▶ _Stored items_:

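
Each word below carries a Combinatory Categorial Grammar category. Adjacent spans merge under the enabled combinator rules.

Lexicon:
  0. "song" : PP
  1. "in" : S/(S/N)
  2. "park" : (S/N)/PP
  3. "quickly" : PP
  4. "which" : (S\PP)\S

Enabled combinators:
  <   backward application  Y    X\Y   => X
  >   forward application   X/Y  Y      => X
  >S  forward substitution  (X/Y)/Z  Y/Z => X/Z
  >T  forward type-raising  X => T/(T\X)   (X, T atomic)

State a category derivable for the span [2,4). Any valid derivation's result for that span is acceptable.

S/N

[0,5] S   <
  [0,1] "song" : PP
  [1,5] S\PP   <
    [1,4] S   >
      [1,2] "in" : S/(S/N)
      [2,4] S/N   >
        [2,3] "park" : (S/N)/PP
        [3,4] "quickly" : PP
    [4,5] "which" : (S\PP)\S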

* * *

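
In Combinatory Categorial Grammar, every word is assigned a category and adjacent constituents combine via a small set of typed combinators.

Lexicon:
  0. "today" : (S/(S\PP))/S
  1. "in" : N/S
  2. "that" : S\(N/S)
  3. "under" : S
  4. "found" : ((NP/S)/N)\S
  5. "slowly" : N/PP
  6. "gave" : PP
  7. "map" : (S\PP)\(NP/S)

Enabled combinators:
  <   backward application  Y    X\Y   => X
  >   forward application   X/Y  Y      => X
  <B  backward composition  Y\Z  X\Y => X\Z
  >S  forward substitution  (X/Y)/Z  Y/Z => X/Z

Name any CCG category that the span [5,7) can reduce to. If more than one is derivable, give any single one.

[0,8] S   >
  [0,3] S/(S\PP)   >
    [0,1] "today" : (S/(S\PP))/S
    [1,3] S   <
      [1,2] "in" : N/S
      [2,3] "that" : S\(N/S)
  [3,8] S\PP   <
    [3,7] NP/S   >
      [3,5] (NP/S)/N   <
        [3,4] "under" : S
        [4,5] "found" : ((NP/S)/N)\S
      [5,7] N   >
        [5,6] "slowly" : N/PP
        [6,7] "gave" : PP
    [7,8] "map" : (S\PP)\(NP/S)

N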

▶ _What the task asks_: Only the lines above from the one with "Each word below" up to and including the one with "(X, T atomic)" should be repeated, exactly as written.

▶ _Written response_:
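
Each word below carries a Combinatory Categorial Grammar category. Adjacent spans merge under the enabled combinator rules.

Lexicon:
  0. "song" : PP
  1. "in" : S/(S/N)
  2. "park" : (S/N)/PP
  3. "quickly" : PP
  4. "which" : (S\PP)\S

Enabled combinators:
  <   backward application  Y    X\Y   => X
  >   forward application   X/Y  Y      => X
  >S  forward substitution  (X/Y)/Z  Y/Z => X/Z
  >T  forward type-raising  X => T/(T\X)   (X, T atomic)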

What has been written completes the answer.